### YOUR TASK:
Look through the listing for the word "Euler". Copy each line that has it.
+++ DATA +++
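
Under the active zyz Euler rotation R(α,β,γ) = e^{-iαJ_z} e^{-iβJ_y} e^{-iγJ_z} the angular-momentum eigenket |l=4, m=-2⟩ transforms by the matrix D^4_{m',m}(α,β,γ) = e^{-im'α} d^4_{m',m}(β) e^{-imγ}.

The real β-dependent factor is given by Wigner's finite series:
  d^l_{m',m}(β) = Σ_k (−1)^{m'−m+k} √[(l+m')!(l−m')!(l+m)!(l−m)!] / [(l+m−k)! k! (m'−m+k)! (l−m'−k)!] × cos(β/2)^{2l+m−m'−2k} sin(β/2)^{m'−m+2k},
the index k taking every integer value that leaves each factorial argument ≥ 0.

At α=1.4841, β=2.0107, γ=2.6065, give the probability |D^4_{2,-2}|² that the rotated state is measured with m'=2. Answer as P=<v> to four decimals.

Split into d^4_{2,-2}(β=2.0107) × two z-phases.
c=cos(2.0107/2)=0.535793, s=sin(2.0107/2)=0.844350; N=√[720·2·2·720]=1440.000000
Admissible k: 0..2 (factorial args all ≥0)
  k=0: (−1)^4·1440.0000/(96)·0.5358^4·0.8443^4 = +0.628301
  k=1: (−1)^5·1440.0000/(120)·0.5358^2·0.8443^6 = -1.248270
  k=2: (−1)^6·1440.0000/(1440)·0.5358^0·0.8443^8 = +0.258332
d^4_{2,-2}(2.0107) = +0.628301 -1.248270 +0.258332 = -0.361637
|D^4_{2,-2}|² = |d^4_{2,-2}(β)|² = (-0.361637)² = 0.130781 (the z-rotation phases have unit modulus)

P=0.1308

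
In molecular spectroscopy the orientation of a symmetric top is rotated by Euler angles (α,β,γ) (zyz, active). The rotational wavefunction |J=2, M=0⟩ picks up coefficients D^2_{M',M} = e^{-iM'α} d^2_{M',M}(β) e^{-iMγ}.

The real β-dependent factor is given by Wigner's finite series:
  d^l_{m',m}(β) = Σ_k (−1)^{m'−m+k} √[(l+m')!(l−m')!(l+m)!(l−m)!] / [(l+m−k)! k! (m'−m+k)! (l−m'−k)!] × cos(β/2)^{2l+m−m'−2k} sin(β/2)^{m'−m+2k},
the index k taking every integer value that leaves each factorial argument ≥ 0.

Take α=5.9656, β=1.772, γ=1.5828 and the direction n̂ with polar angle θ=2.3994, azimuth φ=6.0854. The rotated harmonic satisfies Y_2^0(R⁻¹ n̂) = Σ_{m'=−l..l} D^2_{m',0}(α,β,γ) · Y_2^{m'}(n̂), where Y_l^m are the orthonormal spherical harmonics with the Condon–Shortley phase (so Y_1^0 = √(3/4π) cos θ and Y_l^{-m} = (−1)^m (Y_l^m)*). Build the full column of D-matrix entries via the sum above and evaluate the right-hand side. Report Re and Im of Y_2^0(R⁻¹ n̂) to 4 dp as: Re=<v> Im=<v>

Need the full column D^2_{m',0} for m'=−2..2 at α=5.9656, β=1.772, γ=1.5828.
cos(β/2)=0.632515, sin(β/2)=0.774548
d^2_{-2,0}: single k=2 term ⇒ +0.587915;  D = +0.473254-0.348818i
d^2_{-1,0}: k∈[1..2] ⇒ +0.480106 -0.719932 = -0.239826;  D = -0.227833+0.074891i
d^2_{0,0}: k∈[0..2] ⇒ +0.160060 -0.960060 +0.359909 = -0.440091;  D = -0.440091+0.000000i
d^2_{1,0}: k∈[0..1] ⇒ -0.480106 +0.719932 = +0.239826;  D = +0.227833+0.074891i
d^2_{2,0}: single k=0 term ⇒ +0.587915;  D = +0.473254+0.348818i
Y_2^{m'}(θ=2.3994,φ=6.0854) and Σ D·Y over m':
  (+0.4733-0.3488i)·(+0.1628+0.0680i)  (-0.2278+0.0749i)·(-0.3773-0.0756i)  (-0.4401+0.0000i)·(+0.1985+0.0000i)  (+0.2278+0.0749i)·(+0.3773-0.0756i)  (+0.4733+0.3488i)·(+0.1628-0.0680i)
Y_2^0(R⁻¹ n̂) = +0.297464+0.000000i

Re=0.2975 Im=0.0000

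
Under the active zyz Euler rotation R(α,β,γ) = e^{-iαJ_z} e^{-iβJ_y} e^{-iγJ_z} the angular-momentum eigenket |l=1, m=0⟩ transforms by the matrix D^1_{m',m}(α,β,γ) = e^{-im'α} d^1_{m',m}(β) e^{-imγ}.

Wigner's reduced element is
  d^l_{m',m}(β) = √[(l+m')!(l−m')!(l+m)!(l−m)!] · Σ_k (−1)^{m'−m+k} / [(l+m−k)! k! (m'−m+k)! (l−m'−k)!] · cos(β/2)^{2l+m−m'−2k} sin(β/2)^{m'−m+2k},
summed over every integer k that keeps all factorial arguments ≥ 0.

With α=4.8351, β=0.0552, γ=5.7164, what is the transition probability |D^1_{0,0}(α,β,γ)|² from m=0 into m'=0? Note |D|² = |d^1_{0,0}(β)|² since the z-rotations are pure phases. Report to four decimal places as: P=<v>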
+++
### EXERCISE SOLUTION:
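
Under the active zyz Euler rotation R(α,β,γ) = e^{-iαJ_z} e^{-iβJ_y} e^{-iγJ_z} the angular-momentum eigenket |l=4, m=-2⟩ transforms by the matrix D^4_{m',m}(α,β,γ) = e^{-im'α} d^4_{m',m}(β) e^{-imγ}.
In molecular spectroscopy the orientation of a symmetric top is rotated by Euler angles (α,β,γ) (zyz, active). The rotational wavefunction |J=2, M=0⟩ picks up coefficients D^2_{M',M} = e^{-iM'α} d^2_{M',M}(β) e^{-iMγ}.
Under the active zyz Euler rotation R(α,β,γ) = e^{-iαJ_z} e^{-iβJ_y} e^{-iγJ_z} the angular-momentum eigenket |l=1, m=0⟩ transforms by the matrix D^1_{m',m}(α,β,γ) = e^{-im'α} d^1_{m',m}(β) e^{-imγ}.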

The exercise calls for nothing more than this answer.